---------- DATA RECORDS
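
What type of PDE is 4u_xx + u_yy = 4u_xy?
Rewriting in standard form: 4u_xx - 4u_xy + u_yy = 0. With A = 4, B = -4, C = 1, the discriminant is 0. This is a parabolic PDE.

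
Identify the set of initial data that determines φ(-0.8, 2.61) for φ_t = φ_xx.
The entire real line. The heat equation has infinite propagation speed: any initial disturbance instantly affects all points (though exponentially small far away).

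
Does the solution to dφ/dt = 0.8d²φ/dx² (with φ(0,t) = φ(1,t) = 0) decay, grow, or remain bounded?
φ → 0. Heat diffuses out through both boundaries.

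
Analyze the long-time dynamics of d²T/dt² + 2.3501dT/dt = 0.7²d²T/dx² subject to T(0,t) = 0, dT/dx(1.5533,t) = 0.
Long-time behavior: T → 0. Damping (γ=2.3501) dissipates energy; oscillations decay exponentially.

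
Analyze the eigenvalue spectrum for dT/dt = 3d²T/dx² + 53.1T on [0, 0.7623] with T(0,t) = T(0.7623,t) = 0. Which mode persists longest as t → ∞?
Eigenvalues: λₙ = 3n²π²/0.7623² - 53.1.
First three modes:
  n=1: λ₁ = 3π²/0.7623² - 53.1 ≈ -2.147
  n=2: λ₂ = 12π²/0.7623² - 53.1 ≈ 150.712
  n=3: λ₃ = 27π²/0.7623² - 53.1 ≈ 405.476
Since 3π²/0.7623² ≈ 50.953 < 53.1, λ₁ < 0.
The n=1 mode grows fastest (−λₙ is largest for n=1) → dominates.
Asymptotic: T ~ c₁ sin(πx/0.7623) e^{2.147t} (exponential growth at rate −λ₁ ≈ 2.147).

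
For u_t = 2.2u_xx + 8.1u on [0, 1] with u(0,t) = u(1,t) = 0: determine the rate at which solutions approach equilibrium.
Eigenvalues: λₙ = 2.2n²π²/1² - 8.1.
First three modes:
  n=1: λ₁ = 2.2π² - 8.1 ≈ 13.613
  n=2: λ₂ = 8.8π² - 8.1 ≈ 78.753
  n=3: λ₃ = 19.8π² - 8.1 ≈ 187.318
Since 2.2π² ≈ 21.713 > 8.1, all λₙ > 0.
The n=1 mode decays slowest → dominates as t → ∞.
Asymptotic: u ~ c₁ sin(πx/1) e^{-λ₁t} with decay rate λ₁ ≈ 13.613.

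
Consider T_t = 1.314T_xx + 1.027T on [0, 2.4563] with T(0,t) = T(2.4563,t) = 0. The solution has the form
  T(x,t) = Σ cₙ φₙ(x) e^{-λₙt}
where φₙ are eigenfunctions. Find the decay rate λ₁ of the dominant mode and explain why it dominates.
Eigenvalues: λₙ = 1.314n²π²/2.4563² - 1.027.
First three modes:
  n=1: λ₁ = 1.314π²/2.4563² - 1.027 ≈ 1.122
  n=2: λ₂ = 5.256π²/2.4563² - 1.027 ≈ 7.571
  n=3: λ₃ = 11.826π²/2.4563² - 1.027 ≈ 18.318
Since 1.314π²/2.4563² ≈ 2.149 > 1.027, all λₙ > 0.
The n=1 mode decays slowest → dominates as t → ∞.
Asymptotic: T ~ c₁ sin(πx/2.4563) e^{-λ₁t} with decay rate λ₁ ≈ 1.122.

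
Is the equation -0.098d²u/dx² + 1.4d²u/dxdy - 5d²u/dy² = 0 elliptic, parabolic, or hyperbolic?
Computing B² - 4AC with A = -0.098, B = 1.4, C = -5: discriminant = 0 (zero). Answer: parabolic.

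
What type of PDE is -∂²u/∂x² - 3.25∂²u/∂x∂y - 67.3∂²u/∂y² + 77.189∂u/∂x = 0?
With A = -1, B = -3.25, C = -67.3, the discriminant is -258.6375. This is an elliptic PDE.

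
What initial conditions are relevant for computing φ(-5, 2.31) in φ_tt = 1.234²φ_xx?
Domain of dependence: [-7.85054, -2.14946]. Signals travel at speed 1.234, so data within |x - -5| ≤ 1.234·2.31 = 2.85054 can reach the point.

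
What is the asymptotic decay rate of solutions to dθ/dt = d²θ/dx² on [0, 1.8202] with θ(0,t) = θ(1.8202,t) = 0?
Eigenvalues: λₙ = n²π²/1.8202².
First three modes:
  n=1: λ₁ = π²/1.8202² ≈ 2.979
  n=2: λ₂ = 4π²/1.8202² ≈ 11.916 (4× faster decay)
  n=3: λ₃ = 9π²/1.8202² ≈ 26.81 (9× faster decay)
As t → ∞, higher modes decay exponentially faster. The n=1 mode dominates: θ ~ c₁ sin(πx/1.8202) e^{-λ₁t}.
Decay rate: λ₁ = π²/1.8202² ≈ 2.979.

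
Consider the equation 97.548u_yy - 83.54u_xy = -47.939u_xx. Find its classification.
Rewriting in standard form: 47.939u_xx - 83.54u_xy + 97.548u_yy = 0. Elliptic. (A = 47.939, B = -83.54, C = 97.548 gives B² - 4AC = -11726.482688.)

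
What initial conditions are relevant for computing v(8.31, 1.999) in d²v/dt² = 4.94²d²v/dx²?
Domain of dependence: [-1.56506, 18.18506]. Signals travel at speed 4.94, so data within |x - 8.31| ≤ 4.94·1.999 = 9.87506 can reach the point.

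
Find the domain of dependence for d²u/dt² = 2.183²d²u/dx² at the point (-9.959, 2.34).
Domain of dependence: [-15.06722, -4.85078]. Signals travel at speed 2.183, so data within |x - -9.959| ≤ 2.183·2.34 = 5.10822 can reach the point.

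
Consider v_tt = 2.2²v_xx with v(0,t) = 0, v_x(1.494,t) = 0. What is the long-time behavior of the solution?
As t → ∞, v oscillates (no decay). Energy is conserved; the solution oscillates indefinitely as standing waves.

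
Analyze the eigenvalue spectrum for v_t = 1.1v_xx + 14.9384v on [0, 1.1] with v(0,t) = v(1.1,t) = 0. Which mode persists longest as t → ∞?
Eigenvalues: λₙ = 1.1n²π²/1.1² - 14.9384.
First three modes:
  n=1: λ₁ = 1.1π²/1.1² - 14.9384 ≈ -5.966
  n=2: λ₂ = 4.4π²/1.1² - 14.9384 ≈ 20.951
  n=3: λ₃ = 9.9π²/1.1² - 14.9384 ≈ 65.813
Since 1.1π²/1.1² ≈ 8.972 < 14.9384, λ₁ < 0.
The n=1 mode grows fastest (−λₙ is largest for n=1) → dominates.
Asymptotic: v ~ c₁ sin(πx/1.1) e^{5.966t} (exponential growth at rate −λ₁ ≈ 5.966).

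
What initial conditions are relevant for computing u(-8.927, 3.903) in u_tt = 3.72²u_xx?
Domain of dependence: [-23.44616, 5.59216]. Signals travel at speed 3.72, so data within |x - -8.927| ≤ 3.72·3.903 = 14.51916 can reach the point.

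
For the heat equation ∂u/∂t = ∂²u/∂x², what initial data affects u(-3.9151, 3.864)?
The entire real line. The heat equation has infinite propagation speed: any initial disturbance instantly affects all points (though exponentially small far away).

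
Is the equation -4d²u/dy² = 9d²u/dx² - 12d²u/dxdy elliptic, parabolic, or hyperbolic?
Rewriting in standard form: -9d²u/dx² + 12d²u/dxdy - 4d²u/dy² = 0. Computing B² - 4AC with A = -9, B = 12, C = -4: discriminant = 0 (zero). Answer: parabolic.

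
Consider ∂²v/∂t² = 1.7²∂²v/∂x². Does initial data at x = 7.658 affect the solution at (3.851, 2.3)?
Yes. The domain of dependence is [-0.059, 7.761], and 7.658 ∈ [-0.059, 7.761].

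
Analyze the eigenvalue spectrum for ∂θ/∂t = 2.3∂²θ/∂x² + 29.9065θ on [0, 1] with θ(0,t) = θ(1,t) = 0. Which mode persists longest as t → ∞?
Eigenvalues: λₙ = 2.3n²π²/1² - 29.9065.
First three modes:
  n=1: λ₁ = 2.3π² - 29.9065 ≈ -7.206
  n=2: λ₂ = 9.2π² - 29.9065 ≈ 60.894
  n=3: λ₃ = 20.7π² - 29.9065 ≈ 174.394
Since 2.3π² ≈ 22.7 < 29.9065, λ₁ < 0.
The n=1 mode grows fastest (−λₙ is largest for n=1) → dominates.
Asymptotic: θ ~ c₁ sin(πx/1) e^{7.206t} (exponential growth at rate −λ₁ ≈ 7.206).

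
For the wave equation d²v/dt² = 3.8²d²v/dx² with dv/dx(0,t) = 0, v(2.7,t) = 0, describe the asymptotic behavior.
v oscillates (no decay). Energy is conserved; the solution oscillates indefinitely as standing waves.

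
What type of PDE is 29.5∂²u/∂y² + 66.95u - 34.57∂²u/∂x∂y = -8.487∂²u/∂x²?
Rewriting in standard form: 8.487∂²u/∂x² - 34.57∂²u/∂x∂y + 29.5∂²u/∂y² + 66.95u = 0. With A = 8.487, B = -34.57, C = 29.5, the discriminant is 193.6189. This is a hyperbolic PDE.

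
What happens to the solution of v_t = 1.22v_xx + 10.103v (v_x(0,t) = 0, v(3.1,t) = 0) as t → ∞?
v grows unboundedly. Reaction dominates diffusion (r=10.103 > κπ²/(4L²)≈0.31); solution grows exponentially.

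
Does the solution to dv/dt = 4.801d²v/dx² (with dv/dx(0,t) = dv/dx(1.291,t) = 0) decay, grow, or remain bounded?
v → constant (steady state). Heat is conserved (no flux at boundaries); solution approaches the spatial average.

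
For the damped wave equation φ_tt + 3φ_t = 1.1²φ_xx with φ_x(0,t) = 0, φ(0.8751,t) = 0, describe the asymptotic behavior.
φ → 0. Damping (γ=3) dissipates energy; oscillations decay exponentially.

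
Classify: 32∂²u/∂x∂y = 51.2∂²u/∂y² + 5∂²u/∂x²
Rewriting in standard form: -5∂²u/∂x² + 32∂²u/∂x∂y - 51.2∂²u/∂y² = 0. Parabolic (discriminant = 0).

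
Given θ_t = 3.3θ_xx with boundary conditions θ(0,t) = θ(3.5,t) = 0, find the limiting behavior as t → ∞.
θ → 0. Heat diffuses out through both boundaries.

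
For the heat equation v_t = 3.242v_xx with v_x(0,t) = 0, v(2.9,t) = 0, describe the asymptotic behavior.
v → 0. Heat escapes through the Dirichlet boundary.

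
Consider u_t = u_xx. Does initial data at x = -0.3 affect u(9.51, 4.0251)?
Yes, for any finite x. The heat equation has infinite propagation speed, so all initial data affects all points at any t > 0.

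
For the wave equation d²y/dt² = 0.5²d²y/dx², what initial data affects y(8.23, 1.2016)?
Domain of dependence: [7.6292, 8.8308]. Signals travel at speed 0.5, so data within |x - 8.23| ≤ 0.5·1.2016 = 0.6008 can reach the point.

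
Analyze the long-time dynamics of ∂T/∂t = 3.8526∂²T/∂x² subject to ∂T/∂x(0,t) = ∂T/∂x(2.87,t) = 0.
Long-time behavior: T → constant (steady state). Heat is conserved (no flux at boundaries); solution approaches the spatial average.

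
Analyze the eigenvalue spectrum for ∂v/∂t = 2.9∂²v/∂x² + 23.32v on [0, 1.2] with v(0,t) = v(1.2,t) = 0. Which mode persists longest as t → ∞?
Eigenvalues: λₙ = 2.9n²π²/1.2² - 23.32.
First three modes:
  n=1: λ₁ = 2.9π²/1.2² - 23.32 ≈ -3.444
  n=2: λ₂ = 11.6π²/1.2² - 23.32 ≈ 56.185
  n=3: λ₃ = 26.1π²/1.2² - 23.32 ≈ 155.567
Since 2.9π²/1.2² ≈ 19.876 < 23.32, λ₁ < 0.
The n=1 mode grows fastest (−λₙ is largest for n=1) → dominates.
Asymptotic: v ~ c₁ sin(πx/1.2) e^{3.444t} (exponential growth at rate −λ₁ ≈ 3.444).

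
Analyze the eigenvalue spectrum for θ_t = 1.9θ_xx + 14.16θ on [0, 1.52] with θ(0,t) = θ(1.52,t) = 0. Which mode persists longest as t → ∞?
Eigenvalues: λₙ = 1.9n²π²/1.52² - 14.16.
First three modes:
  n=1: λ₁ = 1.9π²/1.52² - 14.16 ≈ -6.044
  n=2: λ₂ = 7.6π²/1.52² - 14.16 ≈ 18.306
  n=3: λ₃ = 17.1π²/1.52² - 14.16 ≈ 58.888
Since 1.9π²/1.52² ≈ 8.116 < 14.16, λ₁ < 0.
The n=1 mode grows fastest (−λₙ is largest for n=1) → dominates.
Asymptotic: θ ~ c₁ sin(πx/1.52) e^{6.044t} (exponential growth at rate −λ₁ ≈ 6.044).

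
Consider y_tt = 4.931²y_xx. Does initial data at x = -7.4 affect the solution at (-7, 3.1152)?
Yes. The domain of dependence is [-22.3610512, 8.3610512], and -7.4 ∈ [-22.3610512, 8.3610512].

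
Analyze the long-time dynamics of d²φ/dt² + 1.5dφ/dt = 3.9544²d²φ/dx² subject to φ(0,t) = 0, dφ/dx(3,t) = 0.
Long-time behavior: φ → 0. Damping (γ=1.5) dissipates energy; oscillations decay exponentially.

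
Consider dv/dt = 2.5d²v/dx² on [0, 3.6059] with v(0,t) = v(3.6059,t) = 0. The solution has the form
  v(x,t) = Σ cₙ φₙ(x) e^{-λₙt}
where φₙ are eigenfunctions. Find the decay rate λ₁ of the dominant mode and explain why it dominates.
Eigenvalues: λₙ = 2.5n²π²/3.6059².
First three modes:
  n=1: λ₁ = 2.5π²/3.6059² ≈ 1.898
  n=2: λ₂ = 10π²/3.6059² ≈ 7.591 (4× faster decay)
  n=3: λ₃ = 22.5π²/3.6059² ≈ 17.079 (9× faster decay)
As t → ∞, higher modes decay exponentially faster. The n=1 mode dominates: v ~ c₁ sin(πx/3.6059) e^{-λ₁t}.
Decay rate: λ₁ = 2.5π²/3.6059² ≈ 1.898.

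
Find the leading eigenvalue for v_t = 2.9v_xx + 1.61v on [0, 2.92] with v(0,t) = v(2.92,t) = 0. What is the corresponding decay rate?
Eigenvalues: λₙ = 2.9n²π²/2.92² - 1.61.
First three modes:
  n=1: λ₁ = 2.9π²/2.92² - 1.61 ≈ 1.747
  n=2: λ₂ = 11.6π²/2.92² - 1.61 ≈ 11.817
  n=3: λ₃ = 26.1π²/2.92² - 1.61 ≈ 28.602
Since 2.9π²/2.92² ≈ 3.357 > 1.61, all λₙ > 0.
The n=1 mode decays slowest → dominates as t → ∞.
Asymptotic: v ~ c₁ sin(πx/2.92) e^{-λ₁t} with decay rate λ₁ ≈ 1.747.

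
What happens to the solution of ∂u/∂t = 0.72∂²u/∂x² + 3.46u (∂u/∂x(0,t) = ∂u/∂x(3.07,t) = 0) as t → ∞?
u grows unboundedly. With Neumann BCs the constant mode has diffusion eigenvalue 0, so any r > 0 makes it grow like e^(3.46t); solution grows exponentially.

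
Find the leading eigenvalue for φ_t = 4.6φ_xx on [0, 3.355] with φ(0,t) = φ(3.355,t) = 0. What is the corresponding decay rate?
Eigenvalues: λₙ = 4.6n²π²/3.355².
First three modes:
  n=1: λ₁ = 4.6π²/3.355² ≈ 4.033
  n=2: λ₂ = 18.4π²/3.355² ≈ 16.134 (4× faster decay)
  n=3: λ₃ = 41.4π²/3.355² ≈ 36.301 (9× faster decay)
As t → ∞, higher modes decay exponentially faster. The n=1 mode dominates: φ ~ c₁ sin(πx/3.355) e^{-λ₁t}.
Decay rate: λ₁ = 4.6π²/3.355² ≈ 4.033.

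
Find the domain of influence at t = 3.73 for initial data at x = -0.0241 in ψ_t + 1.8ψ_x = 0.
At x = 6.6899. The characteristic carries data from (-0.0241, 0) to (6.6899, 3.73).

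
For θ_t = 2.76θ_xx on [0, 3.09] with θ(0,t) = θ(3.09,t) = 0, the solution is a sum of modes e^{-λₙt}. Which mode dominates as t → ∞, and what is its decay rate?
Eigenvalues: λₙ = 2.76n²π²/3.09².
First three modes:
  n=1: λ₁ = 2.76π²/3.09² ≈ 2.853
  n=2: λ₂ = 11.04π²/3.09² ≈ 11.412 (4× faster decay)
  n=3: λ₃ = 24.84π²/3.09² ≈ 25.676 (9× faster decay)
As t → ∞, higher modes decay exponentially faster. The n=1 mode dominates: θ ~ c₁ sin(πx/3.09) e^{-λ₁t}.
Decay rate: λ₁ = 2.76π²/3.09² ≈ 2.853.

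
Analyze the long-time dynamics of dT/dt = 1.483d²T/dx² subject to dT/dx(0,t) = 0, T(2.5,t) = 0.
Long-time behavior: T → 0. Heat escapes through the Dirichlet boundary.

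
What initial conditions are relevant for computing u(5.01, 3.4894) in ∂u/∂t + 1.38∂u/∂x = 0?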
--------------------
WORK INSTRUCTION: Only the lines above starting at the one containing "Consider T_t = 1.314T_xx" and ending at the one containing "T(x,t) = Σ cₙ", both included, are to be returned, exactly as they read.

ANSWER BOX:
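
Consider T_t = 1.314T_xx + 1.027T on [0, 2.4563] with T(0,t) = T(2.4563,t) = 0. The solution has the form
  T(x,t) = Σ cₙ φₙ(x) e^{-λₙt}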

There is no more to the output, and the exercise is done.